(Collected data)
______________________________
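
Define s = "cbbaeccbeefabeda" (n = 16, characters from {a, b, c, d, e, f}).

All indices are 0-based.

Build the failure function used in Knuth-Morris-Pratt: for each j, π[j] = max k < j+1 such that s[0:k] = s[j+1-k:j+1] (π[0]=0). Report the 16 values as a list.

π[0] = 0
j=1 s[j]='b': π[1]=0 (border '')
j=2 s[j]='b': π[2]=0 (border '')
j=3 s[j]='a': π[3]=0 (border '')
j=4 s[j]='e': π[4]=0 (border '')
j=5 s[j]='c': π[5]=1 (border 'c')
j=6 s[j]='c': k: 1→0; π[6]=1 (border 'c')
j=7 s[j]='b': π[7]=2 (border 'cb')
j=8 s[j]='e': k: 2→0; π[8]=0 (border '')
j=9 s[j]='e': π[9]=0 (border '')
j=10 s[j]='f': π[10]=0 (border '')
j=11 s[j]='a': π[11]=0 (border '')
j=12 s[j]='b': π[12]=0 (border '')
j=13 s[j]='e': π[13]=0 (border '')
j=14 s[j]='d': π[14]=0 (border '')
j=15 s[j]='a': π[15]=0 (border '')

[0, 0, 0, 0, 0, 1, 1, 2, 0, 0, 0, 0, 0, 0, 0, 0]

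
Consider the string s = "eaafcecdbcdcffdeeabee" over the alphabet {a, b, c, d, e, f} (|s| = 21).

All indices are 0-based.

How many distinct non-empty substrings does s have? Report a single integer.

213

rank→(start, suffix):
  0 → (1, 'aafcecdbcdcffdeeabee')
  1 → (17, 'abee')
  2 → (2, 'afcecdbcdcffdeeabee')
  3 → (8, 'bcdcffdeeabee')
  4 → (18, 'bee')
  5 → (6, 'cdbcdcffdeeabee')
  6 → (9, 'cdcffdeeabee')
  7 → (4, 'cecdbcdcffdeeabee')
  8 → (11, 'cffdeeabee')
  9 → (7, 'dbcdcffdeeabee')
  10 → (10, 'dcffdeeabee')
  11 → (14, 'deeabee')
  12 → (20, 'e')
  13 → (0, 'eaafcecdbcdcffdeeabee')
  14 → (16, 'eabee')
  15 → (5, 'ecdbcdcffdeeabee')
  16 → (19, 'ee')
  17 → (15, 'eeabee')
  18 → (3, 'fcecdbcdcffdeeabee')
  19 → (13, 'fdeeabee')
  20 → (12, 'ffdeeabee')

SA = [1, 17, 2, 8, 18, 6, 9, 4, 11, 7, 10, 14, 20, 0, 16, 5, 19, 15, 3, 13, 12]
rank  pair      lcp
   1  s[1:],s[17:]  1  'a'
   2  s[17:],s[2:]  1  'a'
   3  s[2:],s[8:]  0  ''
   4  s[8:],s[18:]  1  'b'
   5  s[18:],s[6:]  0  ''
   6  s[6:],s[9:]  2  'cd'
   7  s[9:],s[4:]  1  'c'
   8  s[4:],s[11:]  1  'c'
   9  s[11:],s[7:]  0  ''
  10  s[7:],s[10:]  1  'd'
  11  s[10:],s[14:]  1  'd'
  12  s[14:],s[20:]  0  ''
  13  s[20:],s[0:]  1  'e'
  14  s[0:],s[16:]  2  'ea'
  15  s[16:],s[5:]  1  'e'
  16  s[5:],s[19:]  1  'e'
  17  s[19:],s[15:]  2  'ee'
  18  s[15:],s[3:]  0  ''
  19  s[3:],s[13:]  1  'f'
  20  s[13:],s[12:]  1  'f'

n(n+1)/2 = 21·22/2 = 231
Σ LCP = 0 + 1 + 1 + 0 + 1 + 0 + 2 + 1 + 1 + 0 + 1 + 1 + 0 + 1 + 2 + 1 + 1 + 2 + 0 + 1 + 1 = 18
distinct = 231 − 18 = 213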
______________________________
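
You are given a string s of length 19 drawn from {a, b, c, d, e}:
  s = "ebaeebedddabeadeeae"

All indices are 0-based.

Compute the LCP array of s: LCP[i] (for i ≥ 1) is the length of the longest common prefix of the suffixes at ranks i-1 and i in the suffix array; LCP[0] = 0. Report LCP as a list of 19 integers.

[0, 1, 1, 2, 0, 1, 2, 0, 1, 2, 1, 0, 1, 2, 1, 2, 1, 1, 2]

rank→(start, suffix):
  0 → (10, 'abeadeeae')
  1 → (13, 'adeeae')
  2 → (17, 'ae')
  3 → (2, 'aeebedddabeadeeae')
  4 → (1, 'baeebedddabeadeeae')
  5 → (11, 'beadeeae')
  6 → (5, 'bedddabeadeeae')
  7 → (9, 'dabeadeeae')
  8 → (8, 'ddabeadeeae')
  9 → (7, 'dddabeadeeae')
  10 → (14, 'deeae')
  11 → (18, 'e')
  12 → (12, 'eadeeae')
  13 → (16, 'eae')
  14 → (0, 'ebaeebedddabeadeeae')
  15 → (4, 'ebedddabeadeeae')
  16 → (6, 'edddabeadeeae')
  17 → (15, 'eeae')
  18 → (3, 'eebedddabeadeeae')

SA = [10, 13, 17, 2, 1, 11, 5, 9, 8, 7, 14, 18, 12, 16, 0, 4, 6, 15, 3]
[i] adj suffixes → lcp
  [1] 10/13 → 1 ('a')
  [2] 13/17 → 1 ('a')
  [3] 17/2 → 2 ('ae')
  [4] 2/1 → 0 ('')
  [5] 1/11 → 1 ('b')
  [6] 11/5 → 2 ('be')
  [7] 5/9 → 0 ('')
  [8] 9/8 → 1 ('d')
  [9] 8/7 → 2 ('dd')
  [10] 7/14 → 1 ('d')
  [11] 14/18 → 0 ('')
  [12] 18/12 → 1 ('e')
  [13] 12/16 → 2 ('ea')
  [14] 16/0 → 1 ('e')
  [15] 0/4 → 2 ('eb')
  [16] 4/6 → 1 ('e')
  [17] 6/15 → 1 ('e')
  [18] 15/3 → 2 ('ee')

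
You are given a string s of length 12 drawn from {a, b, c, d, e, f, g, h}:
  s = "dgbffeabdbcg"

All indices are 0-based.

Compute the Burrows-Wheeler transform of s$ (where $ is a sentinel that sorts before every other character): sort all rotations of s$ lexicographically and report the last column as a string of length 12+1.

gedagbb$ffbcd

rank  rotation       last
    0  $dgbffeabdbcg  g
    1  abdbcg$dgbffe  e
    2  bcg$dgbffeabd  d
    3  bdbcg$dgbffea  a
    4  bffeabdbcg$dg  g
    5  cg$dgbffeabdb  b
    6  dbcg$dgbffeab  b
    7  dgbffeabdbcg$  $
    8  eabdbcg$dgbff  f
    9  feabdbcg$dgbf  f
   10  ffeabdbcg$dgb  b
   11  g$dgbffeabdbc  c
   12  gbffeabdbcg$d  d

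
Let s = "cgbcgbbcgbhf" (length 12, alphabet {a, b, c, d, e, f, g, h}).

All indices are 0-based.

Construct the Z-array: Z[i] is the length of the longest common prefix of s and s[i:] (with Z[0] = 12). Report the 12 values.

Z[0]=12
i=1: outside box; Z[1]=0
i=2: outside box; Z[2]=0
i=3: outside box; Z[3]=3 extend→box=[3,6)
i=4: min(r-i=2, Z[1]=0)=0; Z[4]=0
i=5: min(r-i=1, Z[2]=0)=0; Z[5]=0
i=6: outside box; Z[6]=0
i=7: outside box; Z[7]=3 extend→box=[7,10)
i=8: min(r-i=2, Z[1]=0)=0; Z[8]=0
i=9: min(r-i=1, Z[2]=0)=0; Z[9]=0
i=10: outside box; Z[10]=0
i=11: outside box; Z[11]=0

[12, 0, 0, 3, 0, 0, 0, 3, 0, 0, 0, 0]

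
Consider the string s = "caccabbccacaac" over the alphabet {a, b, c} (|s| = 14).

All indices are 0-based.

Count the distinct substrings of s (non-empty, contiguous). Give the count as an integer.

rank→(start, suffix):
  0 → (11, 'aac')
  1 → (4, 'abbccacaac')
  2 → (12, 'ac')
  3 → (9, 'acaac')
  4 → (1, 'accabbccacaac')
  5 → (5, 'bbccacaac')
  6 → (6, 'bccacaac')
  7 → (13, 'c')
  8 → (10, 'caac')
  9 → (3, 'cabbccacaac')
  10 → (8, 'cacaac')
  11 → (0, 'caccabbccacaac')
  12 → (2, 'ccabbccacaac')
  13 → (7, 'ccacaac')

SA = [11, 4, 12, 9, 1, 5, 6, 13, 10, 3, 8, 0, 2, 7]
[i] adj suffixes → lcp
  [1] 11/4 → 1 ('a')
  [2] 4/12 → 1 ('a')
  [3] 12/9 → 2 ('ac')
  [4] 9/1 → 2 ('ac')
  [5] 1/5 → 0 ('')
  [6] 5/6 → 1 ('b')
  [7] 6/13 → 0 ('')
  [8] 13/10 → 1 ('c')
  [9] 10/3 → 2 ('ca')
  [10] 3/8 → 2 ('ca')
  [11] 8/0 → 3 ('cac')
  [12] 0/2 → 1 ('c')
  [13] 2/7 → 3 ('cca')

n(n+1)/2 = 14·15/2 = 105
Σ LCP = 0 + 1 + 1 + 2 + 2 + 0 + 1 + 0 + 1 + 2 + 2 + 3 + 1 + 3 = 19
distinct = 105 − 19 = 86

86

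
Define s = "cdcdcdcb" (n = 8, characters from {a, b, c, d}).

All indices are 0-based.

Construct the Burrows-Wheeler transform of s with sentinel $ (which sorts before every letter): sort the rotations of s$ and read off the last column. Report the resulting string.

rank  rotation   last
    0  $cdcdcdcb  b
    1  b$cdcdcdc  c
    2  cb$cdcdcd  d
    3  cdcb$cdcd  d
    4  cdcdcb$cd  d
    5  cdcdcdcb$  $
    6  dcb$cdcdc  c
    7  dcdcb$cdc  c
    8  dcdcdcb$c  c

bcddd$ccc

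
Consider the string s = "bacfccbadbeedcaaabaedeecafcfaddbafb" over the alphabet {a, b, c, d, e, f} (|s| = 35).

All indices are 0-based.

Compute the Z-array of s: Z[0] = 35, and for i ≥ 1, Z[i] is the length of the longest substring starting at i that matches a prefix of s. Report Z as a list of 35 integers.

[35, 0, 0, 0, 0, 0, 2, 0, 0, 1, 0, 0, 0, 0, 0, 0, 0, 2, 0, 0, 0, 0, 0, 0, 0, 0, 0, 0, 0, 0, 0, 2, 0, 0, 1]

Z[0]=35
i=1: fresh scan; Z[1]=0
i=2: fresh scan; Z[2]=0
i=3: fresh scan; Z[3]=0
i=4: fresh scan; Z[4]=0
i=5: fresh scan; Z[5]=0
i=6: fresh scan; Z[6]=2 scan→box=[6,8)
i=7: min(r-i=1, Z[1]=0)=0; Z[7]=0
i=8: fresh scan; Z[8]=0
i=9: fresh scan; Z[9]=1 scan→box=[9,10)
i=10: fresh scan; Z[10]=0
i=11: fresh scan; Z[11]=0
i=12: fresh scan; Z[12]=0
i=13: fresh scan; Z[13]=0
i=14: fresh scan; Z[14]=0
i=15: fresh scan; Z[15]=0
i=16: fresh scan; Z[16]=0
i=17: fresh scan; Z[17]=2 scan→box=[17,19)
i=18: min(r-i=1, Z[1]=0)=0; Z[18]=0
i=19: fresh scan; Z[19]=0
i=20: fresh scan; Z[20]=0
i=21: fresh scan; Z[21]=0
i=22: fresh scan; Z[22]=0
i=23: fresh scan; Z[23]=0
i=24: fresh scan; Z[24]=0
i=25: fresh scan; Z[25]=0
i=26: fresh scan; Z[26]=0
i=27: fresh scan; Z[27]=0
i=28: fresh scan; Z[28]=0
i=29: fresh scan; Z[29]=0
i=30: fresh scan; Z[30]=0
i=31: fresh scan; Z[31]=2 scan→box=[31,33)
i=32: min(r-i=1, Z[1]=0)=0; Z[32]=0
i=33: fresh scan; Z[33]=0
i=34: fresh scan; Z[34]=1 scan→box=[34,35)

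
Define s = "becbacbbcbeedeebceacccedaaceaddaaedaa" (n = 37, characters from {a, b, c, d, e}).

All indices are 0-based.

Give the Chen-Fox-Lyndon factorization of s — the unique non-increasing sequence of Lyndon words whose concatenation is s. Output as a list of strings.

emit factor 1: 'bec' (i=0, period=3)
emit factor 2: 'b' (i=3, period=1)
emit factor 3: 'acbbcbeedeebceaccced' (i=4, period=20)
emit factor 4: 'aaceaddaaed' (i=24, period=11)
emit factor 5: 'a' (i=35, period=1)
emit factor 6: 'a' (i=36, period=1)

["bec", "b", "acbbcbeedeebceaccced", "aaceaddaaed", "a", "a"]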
______________________________
THE TASK: Reply with one number: the count of lines in the entries that include the word "given".

RESULT: 2